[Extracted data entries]
☆ ☆ ☆ ☆ ☆ ☆ ☆
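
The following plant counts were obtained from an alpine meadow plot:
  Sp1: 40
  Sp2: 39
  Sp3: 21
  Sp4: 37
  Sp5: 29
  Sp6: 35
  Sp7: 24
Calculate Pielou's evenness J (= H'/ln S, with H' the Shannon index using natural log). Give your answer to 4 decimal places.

Total N = 40+39+21+37+29+35+24 = 225, so the proportions are 0.177778, 0.173333, 0.093333, 0.164444, 0.128889, 0.155556, 0.106667 (working shown to 6 dp, full precision carried).
H' = −Σ pᵢ ln pᵢ = −((-0.307062) + (-0.303773) + (-0.221347) + (-0.296852) + (-0.264068) + (-0.289450) + (-0.238725)) = 1.921278.
With S = 7 species, ln S = 1.945910, so J = 1.921278/1.945910 = 0.987342, i.e. 0.9873 to 4 decimal places.

0.9873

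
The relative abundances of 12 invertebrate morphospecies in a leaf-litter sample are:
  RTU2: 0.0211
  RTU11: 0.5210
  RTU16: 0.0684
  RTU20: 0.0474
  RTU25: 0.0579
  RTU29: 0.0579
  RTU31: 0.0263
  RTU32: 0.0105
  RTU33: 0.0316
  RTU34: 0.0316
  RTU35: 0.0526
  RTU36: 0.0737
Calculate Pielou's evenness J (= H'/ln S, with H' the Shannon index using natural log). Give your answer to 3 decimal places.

H' = −Σ pᵢ ln pᵢ = −((-0.08141) + (-0.33969) + (-0.18347) + (-0.14453) + (-0.16496) + (-0.16496) + (-0.09568) + (-0.04784) + (-0.10917) + (-0.10917) + (-0.15491) + (-0.19219)) = 1.78799 (working shown to 5 dp, full precision carried).
With S = 12 species, ln S = 2.48491, so J = 1.78799/2.48491 = 0.71954, i.e. 0.720 to 3 decimal places.

0.720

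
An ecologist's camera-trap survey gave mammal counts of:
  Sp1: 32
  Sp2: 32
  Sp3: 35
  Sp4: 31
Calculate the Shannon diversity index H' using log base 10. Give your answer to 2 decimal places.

0.60

Total N = 32+32+35+31 = 130, so the proportions are 0.2462, 0.2462, 0.2692, 0.2385 (working shown to 4 dp, full precision carried).
Each pᵢ log₁₀ pᵢ term: 0.2462×(-0.6088)=-0.1499, 0.2462×(-0.6088)=-0.1499, 0.2692×(-0.5699)=-0.1534, 0.2385×(-0.6226)=-0.1485.
Sum = -0.6016, so H' = 0.60.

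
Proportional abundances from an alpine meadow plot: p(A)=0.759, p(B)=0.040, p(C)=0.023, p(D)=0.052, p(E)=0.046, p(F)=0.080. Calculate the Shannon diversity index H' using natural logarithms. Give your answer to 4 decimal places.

Each pᵢ ln pᵢ term (working shown to 6 dp, full precision carried): 0.759×(-0.275754)=-0.209297, 0.04×(-3.218876)=-0.128755, 0.023×(-3.772261)=-0.086762, 0.052×(-2.956512)=-0.153739, 0.046×(-3.079114)=-0.141639, 0.08×(-2.525729)=-0.202058.
Sum = -0.922250, so H' = 0.9223.

0.9223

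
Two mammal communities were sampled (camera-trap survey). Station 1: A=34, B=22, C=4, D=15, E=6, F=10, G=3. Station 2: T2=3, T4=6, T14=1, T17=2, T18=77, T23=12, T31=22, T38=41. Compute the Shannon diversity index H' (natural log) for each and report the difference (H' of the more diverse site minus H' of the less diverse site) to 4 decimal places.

0.2174

Station 1: N=94, proportions 0.361702, 0.234043, 0.042553, 0.159574, 0.06383, 0.106383, 0.031915, giving H' = 1.658855 (working shown to 6 dp, full precision carried).
Station 2: N=164, proportions 0.018293, 0.036585, 0.006098, 0.012195, 0.469512, 0.073171, 0.134146, 0.25, giving H' = 1.441428.
Difference = |1.658855 − 1.441428| = 0.217427, i.e. 0.2174 to 4 decimal places.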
☆ ☆ ☆ ☆ ☆ ☆ ☆
An exact transcription of the entries is needed, complete to the final line.

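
The following plant counts were obtained from an alpine meadow plot:
  Sp1: 40
  Sp2: 39
  Sp3: 21
  Sp4: 37
  Sp5: 29
  Sp6: 35
  Sp7: 24
Calculate Pielou's evenness J (= H'/ln S, with H' the Shannon index using natural log). Give your answer to 4 decimal places.

Total N = 40+39+21+37+29+35+24 = 225, so the proportions are 0.177778, 0.173333, 0.093333, 0.164444, 0.128889, 0.155556, 0.106667 (working shown to 6 dp, full precision carried).
H' = −Σ pᵢ ln pᵢ = −((-0.307062) + (-0.303773) + (-0.221347) + (-0.296852) + (-0.264068) + (-0.289450) + (-0.238725)) = 1.921278.
With S = 7 species, ln S = 1.945910, so J = 1.921278/1.945910 = 0.987342, i.e. 0.9873 to 4 decimal places.

0.9873

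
The relative abundances of 12 invertebrate morphospecies in a leaf-litter sample are:
  RTU2: 0.0211
  RTU11: 0.5210
  RTU16: 0.0684
  RTU20: 0.0474
  RTU25: 0.0579
  RTU29: 0.0579
  RTU31: 0.0263
  RTU32: 0.0105
  RTU33: 0.0316
  RTU34: 0.0316
  RTU35: 0.0526
  RTU36: 0.0737
Calculate Pielou's evenness J (= H'/ln S, with H' the Shannon index using natural log). Give your answer to 3 decimal places.

H' = −Σ pᵢ ln pᵢ = −((-0.08141) + (-0.33969) + (-0.18347) + (-0.14453) + (-0.16496) + (-0.16496) + (-0.09568) + (-0.04784) + (-0.10917) + (-0.10917) + (-0.15491) + (-0.19219)) = 1.78799 (working shown to 5 dp, full precision carried).
With S = 12 species, ln S = 2.48491, so J = 1.78799/2.48491 = 0.71954, i.e. 0.720 to 3 decimal places.

0.720

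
An ecologist's camera-trap survey gave mammal counts of:
  Sp1: 32
  Sp2: 32
  Sp3: 35
  Sp4: 31
Calculate the Shannon diversity index H' using log base 10. Give your answer to 2 decimal places.

0.60

Total N = 32+32+35+31 = 130, so the proportions are 0.2462, 0.2462, 0.2692, 0.2385 (working shown to 4 dp, full precision carried).
Each pᵢ log₁₀ pᵢ term: 0.2462×(-0.6088)=-0.1499, 0.2462×(-0.6088)=-0.1499, 0.2692×(-0.5699)=-0.1534, 0.2385×(-0.6226)=-0.1485.
Sum = -0.6016, so H' = 0.60.

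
Proportional abundances from an alpine meadow plot: p(A)=0.759, p(B)=0.040, p(C)=0.023, p(D)=0.052, p(E)=0.046, p(F)=0.080. Calculate the Shannon diversity index H' using natural logarithms. Give your answer to 4 decimal places.

Each pᵢ ln pᵢ term (working shown to 6 dp, full precision carried): 0.759×(-0.275754)=-0.209297, 0.04×(-3.218876)=-0.128755, 0.023×(-3.772261)=-0.086762, 0.052×(-2.956512)=-0.153739, 0.046×(-3.079114)=-0.141639, 0.08×(-2.525729)=-0.202058.
Sum = -0.922250, so H' = 0.9223.

0.9223

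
Two mammal communities were sampled (camera-trap survey). Station 1: A=34, B=22, C=4, D=15, E=6, F=10, G=3. Station 2: T2=3, T4=6, T14=1, T17=2, T18=77, T23=12, T31=22, T38=41. Compute the Shannon diversity index H' (natural log) for each and report the difference (H' of the more diverse site minus H' of the less diverse site) to 4 decimal places.

0.2174

Station 1: N=94, proportions 0.361702, 0.234043, 0.042553, 0.159574, 0.06383, 0.106383, 0.031915, giving H' = 1.658855 (working shown to 6 dp, full precision carried).
Station 2: N=164, proportions 0.018293, 0.036585, 0.006098, 0.012195, 0.469512, 0.073171, 0.134146, 0.25, giving H' = 1.441428.
Difference = |1.658855 − 1.441428| = 0.217427, i.e. 0.2174 to 4 decimal places.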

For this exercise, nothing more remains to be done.